Problem to work on
Return every line from the one with "Initial particles (equal" through the one with "u0 = 0.01751", inclusive, exactly as it appears below.

━━━━━━

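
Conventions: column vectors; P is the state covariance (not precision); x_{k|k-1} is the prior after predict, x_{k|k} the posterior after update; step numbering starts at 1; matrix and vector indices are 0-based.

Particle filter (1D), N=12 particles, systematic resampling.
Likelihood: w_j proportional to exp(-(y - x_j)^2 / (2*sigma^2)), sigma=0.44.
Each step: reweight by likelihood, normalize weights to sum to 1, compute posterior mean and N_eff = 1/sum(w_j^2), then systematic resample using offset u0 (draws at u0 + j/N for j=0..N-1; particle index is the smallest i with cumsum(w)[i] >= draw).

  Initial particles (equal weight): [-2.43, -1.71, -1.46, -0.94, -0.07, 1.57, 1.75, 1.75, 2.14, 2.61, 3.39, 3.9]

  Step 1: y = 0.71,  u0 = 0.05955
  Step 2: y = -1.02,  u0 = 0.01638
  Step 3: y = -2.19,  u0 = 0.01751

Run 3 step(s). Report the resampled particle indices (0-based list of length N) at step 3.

step 1: w=[0.0000, 0.0000, 0.0000, 0.0018, 0.4290, 0.3057, 0.1264, 0.1264, 0.0105, 0.0002, 0.0000, 0.0000]  mean=0.9135  Neff=3.2304  idx=[4, 4, 4, 4, 4, 5, 5, 5, 5, 6, 7, 7]
step 2: w=[0.2000, 0.2000, 0.2000, 0.2000, 0.2000, 0.0000, 0.0000, 0.0000, 0.0000, 0.0000, 0.0000, 0.0000]  mean=-0.0700  Neff=5.0000  idx=[0, 0, 0, 1, 1, 2, 2, 2, 3, 3, 4, 4]
step 3: w=[0.0833, 0.0833, 0.0833, 0.0833, 0.0833, 0.0833, 0.0833, 0.0833, 0.0833, 0.0833, 0.0833, 0.0833]  mean=-0.0700  Neff=12.0000  idx=[0, 1, 2, 3, 4, 5, 6, 7, 8, 9, 10, 11]

resampled_idx = [0, 1, 2, 3, 4, 5, 6, 7, 8, 9, 10, 11]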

━━━━━━

Response to this exercise
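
  Initial particles (equal weight): [-2.43, -1.71, -1.46, -0.94, -0.07, 1.57, 1.75, 1.75, 2.14, 2.61, 3.39, 3.9]

  Step 1: y = 0.71,  u0 = 0.05955
  Step 2: y = -1.02,  u0 = 0.01638
  Step 3: y = -2.19,  u0 = 0.01751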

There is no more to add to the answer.